TASK PROMPT: Write out the entries again exactly as they are given.

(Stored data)
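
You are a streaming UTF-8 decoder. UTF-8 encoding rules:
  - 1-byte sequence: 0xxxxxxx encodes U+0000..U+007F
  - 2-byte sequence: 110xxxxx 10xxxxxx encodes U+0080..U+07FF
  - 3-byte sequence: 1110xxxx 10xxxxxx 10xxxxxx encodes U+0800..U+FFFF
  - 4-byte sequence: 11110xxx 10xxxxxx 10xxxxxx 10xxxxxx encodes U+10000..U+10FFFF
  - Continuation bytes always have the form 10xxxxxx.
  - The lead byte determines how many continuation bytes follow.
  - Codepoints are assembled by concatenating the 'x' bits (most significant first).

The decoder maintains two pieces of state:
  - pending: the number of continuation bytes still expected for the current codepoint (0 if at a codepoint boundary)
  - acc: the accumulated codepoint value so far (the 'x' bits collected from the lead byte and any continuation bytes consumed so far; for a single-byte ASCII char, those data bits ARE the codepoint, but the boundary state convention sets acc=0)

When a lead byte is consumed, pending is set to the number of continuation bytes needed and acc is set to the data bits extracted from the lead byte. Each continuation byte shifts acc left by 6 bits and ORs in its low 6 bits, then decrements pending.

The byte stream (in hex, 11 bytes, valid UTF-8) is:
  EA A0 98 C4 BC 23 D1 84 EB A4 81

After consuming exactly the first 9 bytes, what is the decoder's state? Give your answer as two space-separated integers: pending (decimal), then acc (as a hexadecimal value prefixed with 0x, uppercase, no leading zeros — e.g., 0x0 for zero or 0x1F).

Answer: 2 0xB

Derivation:
Byte[0]=EA: 3-byte lead. pending=2, acc=0xA
Byte[1]=A0: continuation. acc=(acc<<6)|0x20=0x2A0, pending=1
Byte[2]=98: continuation. acc=(acc<<6)|0x18=0xA818, pending=0
Byte[3]=C4: 2-byte lead. pending=1, acc=0x4
Byte[4]=BC: continuation. acc=(acc<<6)|0x3C=0x13C, pending=0
Byte[5]=23: 1-byte. pending=0, acc=0x0
Byte[6]=D1: 2-byte lead. pending=1, acc=0x11
Byte[7]=84: continuation. acc=(acc<<6)|0x04=0x444, pending=0
Byte[8]=EB: 3-byte lead. pending=2, acc=0xB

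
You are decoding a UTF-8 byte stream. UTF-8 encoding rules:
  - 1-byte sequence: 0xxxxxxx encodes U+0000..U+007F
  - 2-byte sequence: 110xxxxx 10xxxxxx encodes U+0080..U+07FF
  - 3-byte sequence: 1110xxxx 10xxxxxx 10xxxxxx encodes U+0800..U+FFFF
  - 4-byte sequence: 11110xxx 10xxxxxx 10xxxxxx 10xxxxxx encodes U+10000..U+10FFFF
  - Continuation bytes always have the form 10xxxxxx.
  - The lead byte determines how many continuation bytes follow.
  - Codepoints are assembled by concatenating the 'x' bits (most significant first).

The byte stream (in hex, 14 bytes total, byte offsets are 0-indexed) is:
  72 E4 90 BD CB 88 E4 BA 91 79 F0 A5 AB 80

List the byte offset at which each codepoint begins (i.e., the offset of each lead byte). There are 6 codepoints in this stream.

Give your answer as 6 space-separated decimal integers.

Answer: 0 1 4 6 9 10

Derivation:
Byte[0]=72: 1-byte ASCII. cp=U+0072
Byte[1]=E4: 3-byte lead, need 2 cont bytes. acc=0x4
Byte[2]=90: continuation. acc=(acc<<6)|0x10=0x110
Byte[3]=BD: continuation. acc=(acc<<6)|0x3D=0x443D
Completed: cp=U+443D (starts at byte 1)
Byte[4]=CB: 2-byte lead, need 1 cont bytes. acc=0xB
Byte[5]=88: continuation. acc=(acc<<6)|0x08=0x2C8
Completed: cp=U+02C8 (starts at byte 4)
Byte[6]=E4: 3-byte lead, need 2 cont bytes. acc=0x4
Byte[7]=BA: continuation. acc=(acc<<6)|0x3A=0x13A
Byte[8]=91: continuation. acc=(acc<<6)|0x11=0x4E91
Completed: cp=U+4E91 (starts at byte 6)
Byte[9]=79: 1-byte ASCII. cp=U+0079
Byte[10]=F0: 4-byte lead, need 3 cont bytes. acc=0x0
Byte[11]=A5: continuation. acc=(acc<<6)|0x25=0x25
Byte[12]=AB: continuation. acc=(acc<<6)|0x2B=0x96B
Byte[13]=80: continuation. acc=(acc<<6)|0x00=0x25AC0
Completed: cp=U+25AC0 (starts at byte 10)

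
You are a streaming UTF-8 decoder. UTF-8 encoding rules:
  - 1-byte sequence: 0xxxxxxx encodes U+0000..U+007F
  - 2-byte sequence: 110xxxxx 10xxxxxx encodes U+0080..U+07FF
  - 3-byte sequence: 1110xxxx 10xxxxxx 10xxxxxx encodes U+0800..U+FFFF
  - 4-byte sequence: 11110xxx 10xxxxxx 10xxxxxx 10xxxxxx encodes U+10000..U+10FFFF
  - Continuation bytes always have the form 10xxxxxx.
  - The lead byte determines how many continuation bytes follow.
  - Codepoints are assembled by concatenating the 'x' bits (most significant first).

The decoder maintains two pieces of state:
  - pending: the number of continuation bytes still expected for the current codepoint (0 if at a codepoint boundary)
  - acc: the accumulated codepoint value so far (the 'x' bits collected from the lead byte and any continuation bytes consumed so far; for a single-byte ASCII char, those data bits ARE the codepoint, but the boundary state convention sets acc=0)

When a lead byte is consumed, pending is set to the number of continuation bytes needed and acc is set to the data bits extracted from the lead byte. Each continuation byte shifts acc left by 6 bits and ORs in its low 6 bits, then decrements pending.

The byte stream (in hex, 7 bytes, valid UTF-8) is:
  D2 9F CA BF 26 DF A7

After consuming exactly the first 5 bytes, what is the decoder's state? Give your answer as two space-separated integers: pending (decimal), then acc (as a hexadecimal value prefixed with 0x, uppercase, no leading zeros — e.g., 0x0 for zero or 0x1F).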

WRITTEN ANSWER:
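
You are a streaming UTF-8 decoder. UTF-8 encoding rules:
  - 1-byte sequence: 0xxxxxxx encodes U+0000..U+007F
  - 2-byte sequence: 110xxxxx 10xxxxxx encodes U+0080..U+07FF
  - 3-byte sequence: 1110xxxx 10xxxxxx 10xxxxxx encodes U+0800..U+FFFF
  - 4-byte sequence: 11110xxx 10xxxxxx 10xxxxxx 10xxxxxx encodes U+10000..U+10FFFF
  - Continuation bytes always have the form 10xxxxxx.
  - The lead byte determines how many continuation bytes follow.
  - Codepoints are assembled by concatenating the 'x' bits (most significant first).

The decoder maintains two pieces of state:
  - pending: the number of continuation bytes still expected for the current codepoint (0 if at a codepoint boundary)
  - acc: the accumulated codepoint value so far (the 'x' bits collected from the lead byte and any continuation bytes consumed so far; for a single-byte ASCII char, those data bits ARE the codepoint, but the boundary state convention sets acc=0)

When a lead byte is consumed, pending is set to the number of continuation bytes needed and acc is set to the data bits extracted from the lead byte. Each continuation byte shifts acc left by 6 bits and ORs in its low 6 bits, then decrements pending.

The byte stream (in hex, 11 bytes, valid UTF-8) is:
  EA A0 98 C4 BC 23 D1 84 EB A4 81

After consuming exactly the first 9 bytes, what is the decoder's state? Give your answer as two space-separated integers: pending (decimal), then acc (as a hexadecimal value prefixed with 0x, uppercase, no leading zeros — e.g., 0x0 for zero or 0x1F).

Answer: 2 0xB

Derivation:
Byte[0]=EA: 3-byte lead. pending=2, acc=0xA
Byte[1]=A0: continuation. acc=(acc<<6)|0x20=0x2A0, pending=1
Byte[2]=98: continuation. acc=(acc<<6)|0x18=0xA818, pending=0
Byte[3]=C4: 2-byte lead. pending=1, acc=0x4
Byte[4]=BC: continuation. acc=(acc<<6)|0x3C=0x13C, pending=0
Byte[5]=23: 1-byte. pending=0, acc=0x0
Byte[6]=D1: 2-byte lead. pending=1, acc=0x11
Byte[7]=84: continuation. acc=(acc<<6)|0x04=0x444, pending=0
Byte[8]=EB: 3-byte lead. pending=2, acc=0xB

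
You are decoding a UTF-8 byte stream. UTF-8 encoding rules:
  - 1-byte sequence: 0xxxxxxx encodes U+0000..U+007F
  - 2-byte sequence: 110xxxxx 10xxxxxx encodes U+0080..U+07FF
  - 3-byte sequence: 1110xxxx 10xxxxxx 10xxxxxx encodes U+0800..U+FFFF
  - 4-byte sequence: 11110xxx 10xxxxxx 10xxxxxx 10xxxxxx encodes U+10000..U+10FFFF
  - Continuation bytes always have the form 10xxxxxx.
  - The lead byte determines how many continuation bytes follow.
  - Codepoints are assembled by concatenating the 'x' bits (most significant first).

The byte stream (in hex, 14 bytes total, byte offsets are 0-indexed) is:
  72 E4 90 BD CB 88 E4 BA 91 79 F0 A5 AB 80

List the byte offset at which each codepoint begins (i.e., the offset of each lead byte). There are 6 codepoints in this stream.

Give your answer as 6 space-separated decimal integers.

Answer: 0 1 4 6 9 10

Derivation:
Byte[0]=72: 1-byte ASCII. cp=U+0072
Byte[1]=E4: 3-byte lead, need 2 cont bytes. acc=0x4
Byte[2]=90: continuation. acc=(acc<<6)|0x10=0x110
Byte[3]=BD: continuation. acc=(acc<<6)|0x3D=0x443D
Completed: cp=U+443D (starts at byte 1)
Byte[4]=CB: 2-byte lead, need 1 cont bytes. acc=0xB
Byte[5]=88: continuation. acc=(acc<<6)|0x08=0x2C8
Completed: cp=U+02C8 (starts at byte 4)
Byte[6]=E4: 3-byte lead, need 2 cont bytes. acc=0x4
Byte[7]=BA: continuation. acc=(acc<<6)|0x3A=0x13A
Byte[8]=91: continuation. acc=(acc<<6)|0x11=0x4E91
Completed: cp=U+4E91 (starts at byte 6)
Byte[9]=79: 1-byte ASCII. cp=U+0079
Byte[10]=F0: 4-byte lead, need 3 cont bytes. acc=0x0
Byte[11]=A5: continuation. acc=(acc<<6)|0x25=0x25
Byte[12]=AB: continuation. acc=(acc<<6)|0x2B=0x96B
Byte[13]=80: continuation. acc=(acc<<6)|0x00=0x25AC0
Completed: cp=U+25AC0 (starts at byte 10)

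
You are a streaming UTF-8 decoder. UTF-8 encoding rules:
  - 1-byte sequence: 0xxxxxxx encodes U+0000..U+007F
  - 2-byte sequence: 110xxxxx 10xxxxxx encodes U+0080..U+07FF
  - 3-byte sequence: 1110xxxx 10xxxxxx 10xxxxxx encodes U+0800..U+FFFF
  - 4-byte sequence: 11110xxx 10xxxxxx 10xxxxxx 10xxxxxx encodes U+10000..U+10FFFF
  - Continuation bytes always have the form 10xxxxxx.
  - The lead byte determines how many continuation bytes follow.
  - Codepoints are assembled by concatenating the 'x' bits (most significant first).

The decoder maintains two pieces of state:
  - pending: the number of continuation bytes still expected for the current codepoint (0 if at a codepoint boundary)
  - acc: the accumulated codepoint value so far (the 'x' bits collected from the lead byte and any continuation bytes consumed so far; for a single-byte ASCII char, those data bits ARE the codepoint, but the boundary state convention sets acc=0)

When a lead byte is consumed, pending is set to the number of continuation bytes needed and acc is set to the data bits extracted from the lead byte. Each continuation byte shifts acc left by 6 bits and ORs in its low 6 bits, then decrements pending.

The byte stream (in hex, 7 bytes, valid UTF-8) is:
  D2 9F CA BF 26 DF A7

After consuming exactly the first 5 bytes, what is the decoder's state? Give your answer as two space-separated integers: pending (decimal), then acc (as a hexadecimal value prefixed with 0x, uppercase, no leading zeros — e.g., 0x0 for zero or 0x1F).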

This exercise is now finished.